-- Supplied records follows --

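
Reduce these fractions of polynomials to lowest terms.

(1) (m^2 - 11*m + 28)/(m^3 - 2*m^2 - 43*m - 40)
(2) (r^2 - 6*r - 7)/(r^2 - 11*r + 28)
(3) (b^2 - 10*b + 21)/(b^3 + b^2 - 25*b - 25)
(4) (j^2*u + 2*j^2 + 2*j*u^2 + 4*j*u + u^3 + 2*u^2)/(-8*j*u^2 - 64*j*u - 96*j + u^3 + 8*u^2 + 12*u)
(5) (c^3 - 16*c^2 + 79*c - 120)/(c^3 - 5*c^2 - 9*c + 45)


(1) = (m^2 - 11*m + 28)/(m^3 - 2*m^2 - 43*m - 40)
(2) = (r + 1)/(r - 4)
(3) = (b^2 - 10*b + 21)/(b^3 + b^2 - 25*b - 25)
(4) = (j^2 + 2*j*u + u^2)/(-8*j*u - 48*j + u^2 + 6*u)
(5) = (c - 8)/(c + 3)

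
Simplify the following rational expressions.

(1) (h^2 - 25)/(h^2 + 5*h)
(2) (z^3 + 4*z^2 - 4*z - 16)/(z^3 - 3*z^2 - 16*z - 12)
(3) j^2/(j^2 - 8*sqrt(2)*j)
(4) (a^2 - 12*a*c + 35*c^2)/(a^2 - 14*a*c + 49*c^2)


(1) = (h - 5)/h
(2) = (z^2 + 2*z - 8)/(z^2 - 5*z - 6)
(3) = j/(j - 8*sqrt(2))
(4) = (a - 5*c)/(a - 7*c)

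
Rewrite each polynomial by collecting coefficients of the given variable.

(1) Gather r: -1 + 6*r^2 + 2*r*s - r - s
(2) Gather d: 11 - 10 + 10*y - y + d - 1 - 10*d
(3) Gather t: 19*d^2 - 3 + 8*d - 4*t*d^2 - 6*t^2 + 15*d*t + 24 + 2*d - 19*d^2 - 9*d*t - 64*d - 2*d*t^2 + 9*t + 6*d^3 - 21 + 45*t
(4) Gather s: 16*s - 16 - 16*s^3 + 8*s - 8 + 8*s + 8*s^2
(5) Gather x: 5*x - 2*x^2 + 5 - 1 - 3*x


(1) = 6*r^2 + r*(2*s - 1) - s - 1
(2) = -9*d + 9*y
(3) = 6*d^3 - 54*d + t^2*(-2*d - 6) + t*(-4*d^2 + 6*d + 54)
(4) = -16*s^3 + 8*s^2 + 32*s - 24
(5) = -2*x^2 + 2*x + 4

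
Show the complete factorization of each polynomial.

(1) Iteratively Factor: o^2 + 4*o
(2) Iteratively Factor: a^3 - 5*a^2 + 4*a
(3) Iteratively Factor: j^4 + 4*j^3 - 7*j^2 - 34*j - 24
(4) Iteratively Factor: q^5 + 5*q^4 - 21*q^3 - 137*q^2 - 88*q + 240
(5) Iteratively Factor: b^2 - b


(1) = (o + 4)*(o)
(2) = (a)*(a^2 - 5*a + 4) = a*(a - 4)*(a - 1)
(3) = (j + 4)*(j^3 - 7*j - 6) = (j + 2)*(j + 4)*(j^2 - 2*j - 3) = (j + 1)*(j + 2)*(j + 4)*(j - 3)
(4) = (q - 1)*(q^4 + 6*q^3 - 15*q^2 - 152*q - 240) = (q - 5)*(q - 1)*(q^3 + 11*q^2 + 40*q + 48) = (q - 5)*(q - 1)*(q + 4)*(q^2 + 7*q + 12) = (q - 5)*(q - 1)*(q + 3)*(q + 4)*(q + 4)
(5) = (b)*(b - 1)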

-- Supplied records concluded --
-- Supplied records follows --

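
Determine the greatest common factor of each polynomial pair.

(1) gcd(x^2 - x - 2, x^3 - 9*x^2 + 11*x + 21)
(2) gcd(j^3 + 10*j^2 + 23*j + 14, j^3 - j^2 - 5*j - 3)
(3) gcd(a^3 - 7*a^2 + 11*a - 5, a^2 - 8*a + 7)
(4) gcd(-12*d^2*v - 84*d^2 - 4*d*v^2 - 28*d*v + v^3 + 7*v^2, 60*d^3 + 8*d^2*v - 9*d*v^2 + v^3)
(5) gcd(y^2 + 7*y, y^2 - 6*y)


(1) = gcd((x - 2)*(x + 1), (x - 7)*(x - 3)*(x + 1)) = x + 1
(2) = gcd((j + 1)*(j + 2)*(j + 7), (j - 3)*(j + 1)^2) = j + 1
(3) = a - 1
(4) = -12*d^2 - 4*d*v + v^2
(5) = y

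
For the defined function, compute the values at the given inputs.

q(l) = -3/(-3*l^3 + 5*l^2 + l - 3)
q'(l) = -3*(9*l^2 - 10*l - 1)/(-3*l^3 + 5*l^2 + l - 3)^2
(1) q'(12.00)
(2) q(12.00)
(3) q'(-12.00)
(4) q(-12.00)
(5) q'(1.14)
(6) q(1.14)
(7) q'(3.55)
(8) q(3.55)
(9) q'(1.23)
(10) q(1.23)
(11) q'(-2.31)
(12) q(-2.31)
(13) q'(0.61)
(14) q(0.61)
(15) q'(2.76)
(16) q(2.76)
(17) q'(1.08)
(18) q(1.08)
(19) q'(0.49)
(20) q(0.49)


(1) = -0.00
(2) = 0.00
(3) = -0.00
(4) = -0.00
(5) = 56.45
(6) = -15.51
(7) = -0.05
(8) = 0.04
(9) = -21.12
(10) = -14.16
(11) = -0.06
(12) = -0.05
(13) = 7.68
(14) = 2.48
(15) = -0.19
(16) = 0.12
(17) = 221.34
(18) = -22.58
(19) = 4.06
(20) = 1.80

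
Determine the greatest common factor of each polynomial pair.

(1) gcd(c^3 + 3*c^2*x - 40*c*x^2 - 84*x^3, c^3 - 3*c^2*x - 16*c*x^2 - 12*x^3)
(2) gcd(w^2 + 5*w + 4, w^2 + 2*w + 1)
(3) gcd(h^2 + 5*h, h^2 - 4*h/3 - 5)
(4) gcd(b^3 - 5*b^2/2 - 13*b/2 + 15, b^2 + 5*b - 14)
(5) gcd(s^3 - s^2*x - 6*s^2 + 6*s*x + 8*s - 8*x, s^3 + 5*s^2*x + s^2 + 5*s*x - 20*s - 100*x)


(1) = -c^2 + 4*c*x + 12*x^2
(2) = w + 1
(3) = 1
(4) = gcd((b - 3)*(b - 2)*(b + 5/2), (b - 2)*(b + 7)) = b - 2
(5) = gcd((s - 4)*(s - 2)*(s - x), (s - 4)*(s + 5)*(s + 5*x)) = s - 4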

-- Supplied records concluded --
-- Supplied records follows --

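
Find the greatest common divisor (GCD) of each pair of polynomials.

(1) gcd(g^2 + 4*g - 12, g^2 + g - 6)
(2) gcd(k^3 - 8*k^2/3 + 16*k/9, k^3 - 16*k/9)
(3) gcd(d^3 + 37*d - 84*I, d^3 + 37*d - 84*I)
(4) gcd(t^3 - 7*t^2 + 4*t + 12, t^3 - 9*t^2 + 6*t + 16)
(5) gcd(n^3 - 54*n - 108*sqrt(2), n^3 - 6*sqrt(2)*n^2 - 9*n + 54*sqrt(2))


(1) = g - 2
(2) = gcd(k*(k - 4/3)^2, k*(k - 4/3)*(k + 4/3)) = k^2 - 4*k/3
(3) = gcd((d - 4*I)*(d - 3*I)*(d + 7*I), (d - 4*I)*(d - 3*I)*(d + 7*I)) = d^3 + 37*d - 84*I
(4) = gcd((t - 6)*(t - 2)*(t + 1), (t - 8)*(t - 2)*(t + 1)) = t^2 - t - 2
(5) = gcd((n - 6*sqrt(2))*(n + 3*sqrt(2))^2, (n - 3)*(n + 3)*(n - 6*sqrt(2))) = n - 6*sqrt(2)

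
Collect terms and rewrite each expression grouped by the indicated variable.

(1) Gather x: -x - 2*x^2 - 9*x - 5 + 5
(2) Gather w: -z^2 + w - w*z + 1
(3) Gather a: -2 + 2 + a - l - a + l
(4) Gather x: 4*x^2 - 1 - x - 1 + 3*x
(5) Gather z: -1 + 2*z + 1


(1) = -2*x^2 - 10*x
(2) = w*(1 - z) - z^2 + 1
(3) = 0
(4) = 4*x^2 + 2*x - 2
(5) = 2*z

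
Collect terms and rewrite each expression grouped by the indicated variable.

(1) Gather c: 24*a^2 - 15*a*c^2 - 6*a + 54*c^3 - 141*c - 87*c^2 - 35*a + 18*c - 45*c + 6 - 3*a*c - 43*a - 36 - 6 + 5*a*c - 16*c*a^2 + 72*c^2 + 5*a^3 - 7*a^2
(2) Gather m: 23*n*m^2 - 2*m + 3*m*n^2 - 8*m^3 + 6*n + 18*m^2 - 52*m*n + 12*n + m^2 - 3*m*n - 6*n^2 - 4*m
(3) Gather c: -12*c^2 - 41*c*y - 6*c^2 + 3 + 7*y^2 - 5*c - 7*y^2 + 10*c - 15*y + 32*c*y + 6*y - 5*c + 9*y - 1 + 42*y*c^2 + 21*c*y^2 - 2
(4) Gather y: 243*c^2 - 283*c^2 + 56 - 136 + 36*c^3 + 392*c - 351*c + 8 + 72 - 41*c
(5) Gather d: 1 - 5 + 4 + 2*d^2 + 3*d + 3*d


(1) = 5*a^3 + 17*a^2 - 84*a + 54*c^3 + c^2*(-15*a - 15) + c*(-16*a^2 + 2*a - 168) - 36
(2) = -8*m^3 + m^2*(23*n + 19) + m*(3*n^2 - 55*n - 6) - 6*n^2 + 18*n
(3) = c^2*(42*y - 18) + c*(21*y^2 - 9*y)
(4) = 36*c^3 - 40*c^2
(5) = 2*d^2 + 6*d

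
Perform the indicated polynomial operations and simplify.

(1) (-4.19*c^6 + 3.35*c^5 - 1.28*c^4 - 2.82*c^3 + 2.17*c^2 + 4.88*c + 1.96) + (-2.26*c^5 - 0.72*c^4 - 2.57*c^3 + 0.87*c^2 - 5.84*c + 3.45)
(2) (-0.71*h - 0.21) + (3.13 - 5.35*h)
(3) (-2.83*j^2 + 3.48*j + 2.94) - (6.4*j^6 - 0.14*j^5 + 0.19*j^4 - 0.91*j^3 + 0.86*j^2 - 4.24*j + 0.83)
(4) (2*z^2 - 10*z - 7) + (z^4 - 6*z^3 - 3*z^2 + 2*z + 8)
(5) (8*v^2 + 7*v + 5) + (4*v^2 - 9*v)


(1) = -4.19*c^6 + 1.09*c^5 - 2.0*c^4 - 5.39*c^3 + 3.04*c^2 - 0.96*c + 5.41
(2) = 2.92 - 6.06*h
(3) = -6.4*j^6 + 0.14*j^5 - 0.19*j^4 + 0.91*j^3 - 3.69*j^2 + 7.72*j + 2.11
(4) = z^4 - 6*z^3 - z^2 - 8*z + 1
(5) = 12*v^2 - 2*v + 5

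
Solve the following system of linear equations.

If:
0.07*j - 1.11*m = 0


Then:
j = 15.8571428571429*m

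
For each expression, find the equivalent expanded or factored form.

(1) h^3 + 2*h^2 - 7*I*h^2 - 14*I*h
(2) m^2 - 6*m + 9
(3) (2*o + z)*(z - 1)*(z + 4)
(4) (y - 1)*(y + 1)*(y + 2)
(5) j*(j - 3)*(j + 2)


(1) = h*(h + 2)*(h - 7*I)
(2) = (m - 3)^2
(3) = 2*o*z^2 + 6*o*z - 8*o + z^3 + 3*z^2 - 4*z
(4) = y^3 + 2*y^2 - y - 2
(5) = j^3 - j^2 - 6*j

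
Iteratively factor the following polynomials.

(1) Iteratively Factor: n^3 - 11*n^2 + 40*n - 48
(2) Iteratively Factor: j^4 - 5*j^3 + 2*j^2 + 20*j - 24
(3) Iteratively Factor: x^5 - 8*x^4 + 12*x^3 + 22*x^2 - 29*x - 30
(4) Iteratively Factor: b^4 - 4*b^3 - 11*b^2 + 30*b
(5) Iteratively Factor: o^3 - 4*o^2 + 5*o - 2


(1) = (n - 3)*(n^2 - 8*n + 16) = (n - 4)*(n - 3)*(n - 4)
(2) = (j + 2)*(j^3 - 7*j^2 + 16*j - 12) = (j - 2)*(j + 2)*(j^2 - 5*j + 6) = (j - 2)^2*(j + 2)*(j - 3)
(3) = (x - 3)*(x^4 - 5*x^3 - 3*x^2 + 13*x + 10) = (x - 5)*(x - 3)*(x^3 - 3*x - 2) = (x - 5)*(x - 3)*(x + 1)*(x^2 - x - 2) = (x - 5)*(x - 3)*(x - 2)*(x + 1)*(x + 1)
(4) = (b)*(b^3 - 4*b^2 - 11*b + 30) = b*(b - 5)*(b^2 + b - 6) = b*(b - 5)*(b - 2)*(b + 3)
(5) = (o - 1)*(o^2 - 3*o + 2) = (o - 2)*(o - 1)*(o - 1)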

-- Supplied records concluded --

— About this exercise —
If a line above holds the string "polynomials", return it as it stands.

— Result of the exercise —
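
Reduce these fractions of polynomials to lowest terms.
Find the greatest common divisor (GCD) of each pair of polynomials.
Iteratively factor the following polynomials.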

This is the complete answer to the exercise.